- [EXERCISE]: Your output should be the lines of the data that follow, reproduced exactly from the first through the line bearing "β = 6° → s = 0.1062 mm".

▼

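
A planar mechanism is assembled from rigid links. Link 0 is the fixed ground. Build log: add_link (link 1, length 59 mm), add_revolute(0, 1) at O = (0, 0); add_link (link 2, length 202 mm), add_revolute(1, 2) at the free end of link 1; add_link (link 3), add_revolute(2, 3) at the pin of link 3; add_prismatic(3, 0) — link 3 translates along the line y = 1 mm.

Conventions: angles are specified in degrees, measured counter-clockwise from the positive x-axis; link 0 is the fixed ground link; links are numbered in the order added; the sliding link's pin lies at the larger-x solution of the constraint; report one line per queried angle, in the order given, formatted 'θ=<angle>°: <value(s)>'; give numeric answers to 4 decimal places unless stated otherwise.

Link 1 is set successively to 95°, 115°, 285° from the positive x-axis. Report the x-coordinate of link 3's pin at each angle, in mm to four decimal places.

geometry: r = 59 mm, L = 202 mm, e = 1 mm
θ=95°: crank pin P = (r cos θ, r sin θ) = (-5.142189, 58.775487)
θ=95°: h = r sin θ − e = 58.775487 − 1 = 57.775487
θ=95°: x = r cos θ + √(L² − h²) = -5.142189 + 193.561342 = 188.419153
θ=115°: crank pin P = (r cos θ, r sin θ) = (-24.934477, 53.472159)
θ=115°: h = r sin θ − e = 53.472159 − 1 = 52.472159
θ=115°: x = r cos θ + √(L² − h²) = -24.934477 + 195.065816 = 170.131338
θ=285°: crank pin P = (r cos θ, r sin θ) = (15.270324, -56.989624)
θ=285°: h = r sin θ − e = -56.989624 − 1 = -57.989624
θ=285°: x = r cos θ + √(L² − h²) = 15.270324 + 193.497296 = 208.767620

θ=95°: 188.4192
θ=115°: 170.1313
θ=285°: 208.7676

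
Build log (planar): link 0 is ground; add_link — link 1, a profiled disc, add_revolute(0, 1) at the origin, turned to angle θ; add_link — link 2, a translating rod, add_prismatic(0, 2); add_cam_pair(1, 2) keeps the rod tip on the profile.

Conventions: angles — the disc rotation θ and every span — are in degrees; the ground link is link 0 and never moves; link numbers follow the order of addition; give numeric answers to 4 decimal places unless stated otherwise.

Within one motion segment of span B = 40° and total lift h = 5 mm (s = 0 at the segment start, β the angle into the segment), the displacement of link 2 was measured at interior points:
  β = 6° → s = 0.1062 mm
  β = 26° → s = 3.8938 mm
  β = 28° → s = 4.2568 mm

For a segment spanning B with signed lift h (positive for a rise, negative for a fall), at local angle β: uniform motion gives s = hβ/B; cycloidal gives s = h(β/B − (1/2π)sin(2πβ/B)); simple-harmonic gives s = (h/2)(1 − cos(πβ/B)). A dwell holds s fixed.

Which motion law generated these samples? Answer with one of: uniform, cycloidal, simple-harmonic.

candidates at β/B = r: uniform s = h·r (linear in β); cycloidal s = h·(r − sin(2πr)/(2π)); simple-harmonic s = (h/2)(1 − cos(πr))
β=6°: printed 0.1062 | uniform 0.7500, cycloidal 0.1062, simple-harmonic 0.2725
β=26°: printed 3.8938 | uniform 3.2500, cycloidal 3.8938, simple-harmonic 3.6350
β=28°: printed 4.2568 | uniform 3.5000, cycloidal 4.2568, simple-harmonic 3.9695
only one law matches every sample → cycloidal

cycloidal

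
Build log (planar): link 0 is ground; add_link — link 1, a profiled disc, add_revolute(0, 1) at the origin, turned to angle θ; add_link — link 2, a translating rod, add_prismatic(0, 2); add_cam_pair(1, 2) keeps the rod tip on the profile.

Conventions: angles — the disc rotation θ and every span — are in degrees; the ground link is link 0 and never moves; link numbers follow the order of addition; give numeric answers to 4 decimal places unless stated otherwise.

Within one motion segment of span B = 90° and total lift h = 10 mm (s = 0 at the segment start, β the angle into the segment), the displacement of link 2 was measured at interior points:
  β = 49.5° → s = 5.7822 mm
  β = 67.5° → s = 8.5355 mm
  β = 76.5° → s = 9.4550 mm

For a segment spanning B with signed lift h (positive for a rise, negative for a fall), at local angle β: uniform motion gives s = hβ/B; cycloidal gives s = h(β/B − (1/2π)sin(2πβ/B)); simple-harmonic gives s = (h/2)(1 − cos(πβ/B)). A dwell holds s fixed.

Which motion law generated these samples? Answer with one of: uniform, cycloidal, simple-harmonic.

candidates at β/B = r: uniform s = h·r (linear in β); cycloidal s = h·(r − sin(2πr)/(2π)); simple-harmonic s = (h/2)(1 − cos(πr))
β=49.5°: printed 5.7822 | uniform 5.5000, cycloidal 5.9918, simple-harmonic 5.7822
β=67.5°: printed 8.5355 | uniform 7.5000, cycloidal 9.0915, simple-harmonic 8.5355
β=76.5°: printed 9.4550 | uniform 8.5000, cycloidal 9.7876, simple-harmonic 9.4550
only one law matches every sample → simple-harmonic

simple-harmonic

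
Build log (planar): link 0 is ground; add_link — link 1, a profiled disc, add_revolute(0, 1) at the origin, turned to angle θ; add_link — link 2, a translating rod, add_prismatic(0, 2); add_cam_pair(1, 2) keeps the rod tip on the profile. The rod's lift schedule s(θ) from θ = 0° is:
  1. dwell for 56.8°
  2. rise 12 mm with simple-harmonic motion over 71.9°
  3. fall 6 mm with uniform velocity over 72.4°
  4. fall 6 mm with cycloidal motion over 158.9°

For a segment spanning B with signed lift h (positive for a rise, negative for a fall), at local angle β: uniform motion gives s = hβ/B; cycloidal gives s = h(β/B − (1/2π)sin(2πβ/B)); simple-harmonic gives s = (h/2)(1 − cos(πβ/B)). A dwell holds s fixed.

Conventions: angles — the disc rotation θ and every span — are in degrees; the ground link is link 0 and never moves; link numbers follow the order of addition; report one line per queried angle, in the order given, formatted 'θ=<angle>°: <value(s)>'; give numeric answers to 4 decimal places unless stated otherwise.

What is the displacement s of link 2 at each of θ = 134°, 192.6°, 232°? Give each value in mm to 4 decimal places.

seg 1 [0°–56.8°] dwell: s stays 0.0000
seg 2 [56.8°–128.7°] simple-harmonic, h=12: full span → s += 12 → s = 12.0000
seg 3 [128.7°–201.1°] uniform, h=-6: θ=134° here. β=5.3, B=72.4. -6·5.3/72.4 = -0.4392 → s = 11.5608
seg 3 [128.7°–201.1°] uniform, h=-6: θ=192.6° here. β=63.9, B=72.4. -6·63.9/72.4 = -5.2956 → s = 6.7044
seg 3 [128.7°–201.1°] uniform, h=-6: full span → s += -6 → s = 6.0000
seg 4 [201.1°–360°] cycloidal, h=-6: θ=232° here. β=30.9, B=158.9. -6·(0.1945 − sin(2π·0.1945)/(2π)) = -0.2694 → s = 5.7306

θ=134°: 11.5608
θ=192.6°: 6.7044
θ=232°: 5.7306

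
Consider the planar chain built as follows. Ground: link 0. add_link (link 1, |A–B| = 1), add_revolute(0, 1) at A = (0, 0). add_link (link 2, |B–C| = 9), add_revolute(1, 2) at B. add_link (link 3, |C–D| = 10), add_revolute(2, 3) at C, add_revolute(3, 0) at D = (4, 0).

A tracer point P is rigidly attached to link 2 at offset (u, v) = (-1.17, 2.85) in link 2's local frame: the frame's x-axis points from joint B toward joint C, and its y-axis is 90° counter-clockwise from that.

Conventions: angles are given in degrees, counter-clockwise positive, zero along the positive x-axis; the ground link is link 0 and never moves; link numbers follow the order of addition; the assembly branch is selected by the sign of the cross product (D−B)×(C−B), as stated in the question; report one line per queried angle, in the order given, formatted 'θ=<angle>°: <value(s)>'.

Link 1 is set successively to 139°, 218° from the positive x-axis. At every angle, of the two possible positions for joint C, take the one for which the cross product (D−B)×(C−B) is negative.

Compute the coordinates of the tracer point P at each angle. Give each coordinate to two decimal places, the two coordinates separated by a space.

A=(0,0), D=(4.00,0)
θ=139°: B = A + 1.00·(cos139°, sin139°) = (-0.7547, 0.6561)
θ=139°: |BD| = 4.7998
θ=139°: circle(B,9.00) ∩ circle(D,10.00): a=0.4206, h=8.9902
θ=139°:   candidates: C₊=(0.8908,9.5044) cross=43.151; C₋=(-1.5669,-8.3072) cross=-43.151
θ=139°:   branch - wants cross < 0 → take C=(-1.5669,-8.3072) (cross=-43.151)
θ=139°: ex = (C−B)/|BC| = (-0.0902,-0.9959); ey = (0.9959,-0.0902)
θ=139°: P = B + -1.17·ex + 2.85·ey = (2.1892,1.5641)
θ=218°: B = A + 1.00·(cos218°, sin218°) = (-0.7880, -0.6157)
θ=218°: |BD| = 4.8274
θ=218°: circle(B,9.00) ∩ circle(D,10.00): a=0.4458, h=8.9890
θ=218°:   candidates: C₊=(-1.4923,8.3567) cross=43.394; C₋=(0.8005,-9.4744) cross=-43.394
θ=218°:   branch - wants cross < 0 → take C=(0.8005,-9.4744) (cross=-43.394)
θ=218°: ex = (C−B)/|BC| = (0.1765,-0.9843); ey = (0.9843,0.1765)
θ=218°: P = B + -1.17·ex + 2.85·ey = (1.8107,1.0390)

θ=139°: 2.19 1.56
θ=218°: 1.81 1.04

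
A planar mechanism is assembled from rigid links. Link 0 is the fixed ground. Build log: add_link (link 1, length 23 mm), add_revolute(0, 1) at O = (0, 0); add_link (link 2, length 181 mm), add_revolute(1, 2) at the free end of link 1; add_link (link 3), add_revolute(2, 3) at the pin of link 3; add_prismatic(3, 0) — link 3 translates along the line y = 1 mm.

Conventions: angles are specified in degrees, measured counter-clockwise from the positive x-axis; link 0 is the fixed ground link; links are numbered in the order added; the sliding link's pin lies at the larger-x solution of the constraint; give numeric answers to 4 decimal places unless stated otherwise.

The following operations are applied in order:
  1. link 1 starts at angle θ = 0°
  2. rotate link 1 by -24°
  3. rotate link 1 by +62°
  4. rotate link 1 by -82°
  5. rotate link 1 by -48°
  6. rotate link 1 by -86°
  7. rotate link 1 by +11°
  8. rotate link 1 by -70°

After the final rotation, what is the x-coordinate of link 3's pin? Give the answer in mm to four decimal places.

geometry: r = 23 mm, L = 181 mm, e = 1 mm; θ starts at 0°
rotate link 1 by -24°: θ ← 0° -24° = -24°
rotate link 1 by +62°: θ ← -24° +62° = 38°
rotate link 1 by -82°: θ ← 38° -82° = -44°
rotate link 1 by -48°: θ ← -44° -48° = -92°
rotate link 1 by -86°: θ ← -92° -86° = -178°
rotate link 1 by +11°: θ ← -178° +11° = -167°
rotate link 1 by -70°: θ ← -167° -70° = -237°
crank pin P = (r cos θ, r sin θ) = (-12.526698, 19.289423)
h = r sin θ − e = 19.289423 − 1 = 18.289423
x = r cos θ + √(L² − h²) = -12.526698 + 180.073588 = 167.546890

167.5469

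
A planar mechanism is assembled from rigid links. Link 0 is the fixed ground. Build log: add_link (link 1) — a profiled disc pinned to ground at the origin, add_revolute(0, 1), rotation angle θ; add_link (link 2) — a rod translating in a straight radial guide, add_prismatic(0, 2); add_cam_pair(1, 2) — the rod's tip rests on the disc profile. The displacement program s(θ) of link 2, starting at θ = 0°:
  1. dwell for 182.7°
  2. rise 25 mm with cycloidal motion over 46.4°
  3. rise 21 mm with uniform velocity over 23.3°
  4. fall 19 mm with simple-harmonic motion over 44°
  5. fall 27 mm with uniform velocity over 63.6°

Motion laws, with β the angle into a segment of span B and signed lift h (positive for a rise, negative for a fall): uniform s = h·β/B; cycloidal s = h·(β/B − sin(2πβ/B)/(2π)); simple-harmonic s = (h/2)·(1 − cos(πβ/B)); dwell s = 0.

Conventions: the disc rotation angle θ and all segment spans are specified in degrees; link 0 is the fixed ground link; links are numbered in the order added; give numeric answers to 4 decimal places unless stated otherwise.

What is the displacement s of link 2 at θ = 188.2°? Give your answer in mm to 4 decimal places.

seg 1 [0°–182.7°] dwell: s stays 0.0000
seg 2 [182.7°–229.1°] cycloidal, h=25: θ=188.2° here. β=5.5, B=46.4. 25·(0.1185 − sin(2π·0.1185)/(2π)) = 0.2665 → s = 0.2665

0.2665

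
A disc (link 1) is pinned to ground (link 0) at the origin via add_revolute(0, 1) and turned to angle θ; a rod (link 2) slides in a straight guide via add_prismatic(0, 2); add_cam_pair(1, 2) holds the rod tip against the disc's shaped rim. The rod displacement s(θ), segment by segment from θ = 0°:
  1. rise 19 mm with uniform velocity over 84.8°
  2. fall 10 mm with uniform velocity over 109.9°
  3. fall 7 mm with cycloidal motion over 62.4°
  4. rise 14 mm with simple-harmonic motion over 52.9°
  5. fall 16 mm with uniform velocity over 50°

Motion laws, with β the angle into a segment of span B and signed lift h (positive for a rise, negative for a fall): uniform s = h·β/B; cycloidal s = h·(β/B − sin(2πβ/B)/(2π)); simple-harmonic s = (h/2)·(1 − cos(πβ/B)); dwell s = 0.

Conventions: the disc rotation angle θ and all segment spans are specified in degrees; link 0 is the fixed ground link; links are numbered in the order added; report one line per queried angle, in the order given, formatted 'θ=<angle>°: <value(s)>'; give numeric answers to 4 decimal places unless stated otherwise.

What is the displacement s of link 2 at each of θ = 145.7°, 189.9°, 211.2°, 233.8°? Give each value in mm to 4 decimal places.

segment 1 (0° to 84.8°, uniform, h = 19) is passed completely: s = 0.0000 + (19) = 19.0000
θ = 145.7° falls in segment 2 (84.8° to 194.7°, uniform, h = -10): β = 145.7 − 84.8 = 60.9°, B = 109.9°; Δs = -10·60.9/109.9 = -5.5414; s = 19.0000 − 5.5414 = 13.4586
θ = 189.9° falls in segment 2 (84.8° to 194.7°, uniform, h = -10): β = 189.9 − 84.8 = 105.1°, B = 109.9°; Δs = -10·105.1/109.9 = -9.5632; s = 19.0000 − 9.5632 = 9.4368
segment 2 (84.8° to 194.7°, uniform, h = -10) is passed completely: s = 19.0000 + (-10) = 9.0000
θ = 211.2° falls in segment 3 (194.7° to 257.1°, cycloidal, h = -7): β = 211.2 − 194.7 = 16.5°, B = 62.4°; Δs = -7·(0.2644 − sin(2π·0.2644)/(2π)) = -0.7414; s = 9.0000 − 0.7414 = 8.2586
θ = 233.8° falls in segment 3 (194.7° to 257.1°, cycloidal, h = -7): β = 233.8 − 194.7 = 39.1°, B = 62.4°; Δs = -7·(0.6266 − sin(2π·0.6266)/(2π)) = -5.1819; s = 9.0000 − 5.1819 = 3.8181

θ=145.7°: 13.4586
θ=189.9°: 9.4368
θ=211.2°: 8.2586
θ=233.8°: 3.8181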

▲

- [PROBLEM SOLUTION]:
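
A planar mechanism is assembled from rigid links. Link 0 is the fixed ground. Build log: add_link (link 1, length 59 mm), add_revolute(0, 1) at O = (0, 0); add_link (link 2, length 202 mm), add_revolute(1, 2) at the free end of link 1; add_link (link 3), add_revolute(2, 3) at the pin of link 3; add_prismatic(3, 0) — link 3 translates along the line y = 1 mm.

Conventions: angles are specified in degrees, measured counter-clockwise from the positive x-axis; link 0 is the fixed ground link; links are numbered in the order added; the sliding link's pin lies at the larger-x solution of the constraint; report one line per queried angle, in the order given, formatted 'θ=<angle>°: <value(s)>'; give numeric answers to 4 decimal places unless stated otherwise.

Link 1 is set successively to 95°, 115°, 285° from the positive x-axis. Report the x-coordinate of link 3's pin at each angle, in mm to four decimal places.

geometry: r = 59 mm, L = 202 mm, e = 1 mm
θ=95°: crank pin P = (r cos θ, r sin θ) = (-5.142189, 58.775487)
θ=95°: h = r sin θ − e = 58.775487 − 1 = 57.775487
θ=95°: x = r cos θ + √(L² − h²) = -5.142189 + 193.561342 = 188.419153
θ=115°: crank pin P = (r cos θ, r sin θ) = (-24.934477, 53.472159)
θ=115°: h = r sin θ − e = 53.472159 − 1 = 52.472159
θ=115°: x = r cos θ + √(L² − h²) = -24.934477 + 195.065816 = 170.131338
θ=285°: crank pin P = (r cos θ, r sin θ) = (15.270324, -56.989624)
θ=285°: h = r sin θ − e = -56.989624 − 1 = -57.989624
θ=285°: x = r cos θ + √(L² − h²) = 15.270324 + 193.497296 = 208.767620

θ=95°: 188.4192
θ=115°: 170.1313
θ=285°: 208.7676

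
Build log (planar): link 0 is ground; add_link — link 1, a profiled disc, add_revolute(0, 1) at the origin, turned to angle θ; add_link — link 2, a translating rod, add_prismatic(0, 2); add_cam_pair(1, 2) keeps the rod tip on the profile.

Conventions: angles — the disc rotation θ and every span — are in degrees; the ground link is link 0 and never moves; link numbers follow the order of addition; give numeric answers to 4 decimal places unless stated otherwise.

Within one motion segment of span B = 40° and total lift h = 5 mm (s = 0 at the segment start, β the angle into the segment), the displacement of link 2 was measured at interior points:
  β = 6° → s = 0.1062 mm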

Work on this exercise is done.